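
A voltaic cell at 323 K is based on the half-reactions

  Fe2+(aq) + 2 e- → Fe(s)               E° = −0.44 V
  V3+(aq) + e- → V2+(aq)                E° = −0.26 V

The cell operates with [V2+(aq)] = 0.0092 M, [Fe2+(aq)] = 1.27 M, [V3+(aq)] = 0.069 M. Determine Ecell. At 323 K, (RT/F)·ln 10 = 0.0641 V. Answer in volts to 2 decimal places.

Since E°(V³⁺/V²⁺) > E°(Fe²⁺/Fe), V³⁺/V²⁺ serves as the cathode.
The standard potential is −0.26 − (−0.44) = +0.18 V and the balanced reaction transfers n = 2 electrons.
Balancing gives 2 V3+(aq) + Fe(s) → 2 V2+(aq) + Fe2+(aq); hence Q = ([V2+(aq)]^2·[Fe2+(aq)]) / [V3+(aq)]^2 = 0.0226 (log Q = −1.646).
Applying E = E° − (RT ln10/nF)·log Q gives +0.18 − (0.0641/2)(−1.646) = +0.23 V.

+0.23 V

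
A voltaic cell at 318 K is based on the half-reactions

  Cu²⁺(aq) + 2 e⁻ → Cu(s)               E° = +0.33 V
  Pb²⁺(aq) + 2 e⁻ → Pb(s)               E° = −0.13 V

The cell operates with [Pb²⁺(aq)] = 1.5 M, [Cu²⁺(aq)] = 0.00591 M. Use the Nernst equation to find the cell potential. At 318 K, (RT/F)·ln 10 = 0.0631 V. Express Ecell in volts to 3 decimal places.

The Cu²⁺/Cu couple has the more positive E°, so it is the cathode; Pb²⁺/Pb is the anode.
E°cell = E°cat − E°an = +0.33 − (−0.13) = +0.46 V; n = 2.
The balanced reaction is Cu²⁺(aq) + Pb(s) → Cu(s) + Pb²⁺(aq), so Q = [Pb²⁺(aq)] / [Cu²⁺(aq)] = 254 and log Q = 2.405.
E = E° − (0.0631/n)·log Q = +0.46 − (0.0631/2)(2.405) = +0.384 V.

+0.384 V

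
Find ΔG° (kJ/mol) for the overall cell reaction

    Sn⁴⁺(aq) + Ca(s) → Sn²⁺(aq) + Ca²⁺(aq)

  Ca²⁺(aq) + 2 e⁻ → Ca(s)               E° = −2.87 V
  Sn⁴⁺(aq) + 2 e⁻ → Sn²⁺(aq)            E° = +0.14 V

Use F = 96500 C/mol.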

■ ■ ■ ■ ■ ■ ■

Transcribe the records above with every character unchanged.

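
A voltaic cell at 323 K is based on the half-reactions

  Fe2+(aq) + 2 e- → Fe(s)               E° = −0.44 V
  V3+(aq) + e- → V2+(aq)                E° = −0.26 V

The cell operates with [V2+(aq)] = 0.0092 M, [Fe2+(aq)] = 1.27 M, [V3+(aq)] = 0.069 M. Determine Ecell. At 323 K, (RT/F)·ln 10 = 0.0641 V. Answer in volts to 2 decimal places.

Since E°(V³⁺/V²⁺) > E°(Fe²⁺/Fe), V³⁺/V²⁺ serves as the cathode.
The standard potential is −0.26 − (−0.44) = +0.18 V and the balanced reaction transfers n = 2 electrons.
Balancing gives 2 V3+(aq) + Fe(s) → 2 V2+(aq) + Fe2+(aq); hence Q = ([V2+(aq)]^2·[Fe2+(aq)]) / [V3+(aq)]^2 = 0.0226 (log Q = −1.646).
Applying E = E° − (RT ln10/nF)·log Q gives +0.18 − (0.0641/2)(−1.646) = +0.23 V.

+0.23 V

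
A voltaic cell at 318 K is based on the half-reactions

  Cu²⁺(aq) + 2 e⁻ → Cu(s)               E° = +0.33 V
  Pb²⁺(aq) + 2 e⁻ → Pb(s)               E° = −0.13 V

The cell operates with [Pb²⁺(aq)] = 1.5 M, [Cu²⁺(aq)] = 0.00591 M. Use the Nernst equation to find the cell potential. At 318 K, (RT/F)·ln 10 = 0.0631 V. Express Ecell in volts to 3 decimal places.

The Cu²⁺/Cu couple has the more positive E°, so it is the cathode; Pb²⁺/Pb is the anode.
E°cell = E°cat − E°an = +0.33 − (−0.13) = +0.46 V; n = 2.
The balanced reaction is Cu²⁺(aq) + Pb(s) → Cu(s) + Pb²⁺(aq), so Q = [Pb²⁺(aq)] / [Cu²⁺(aq)] = 254 and log Q = 2.405.
E = E° − (0.0631/n)·log Q = +0.46 − (0.0631/2)(2.405) = +0.384 V.

+0.384 V

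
Find ΔG° (kJ/mol) for the overall cell reaction

    Sn⁴⁺(aq) + Ca(s) → Sn²⁺(aq) + Ca²⁺(aq)

  Ca²⁺(aq) + 2 e⁻ → Ca(s)               E° = −2.87 V
  Sn⁴⁺(aq) + 2 e⁻ → Sn²⁺(aq)            E° = +0.14 V

Use F = 96500 C/mol.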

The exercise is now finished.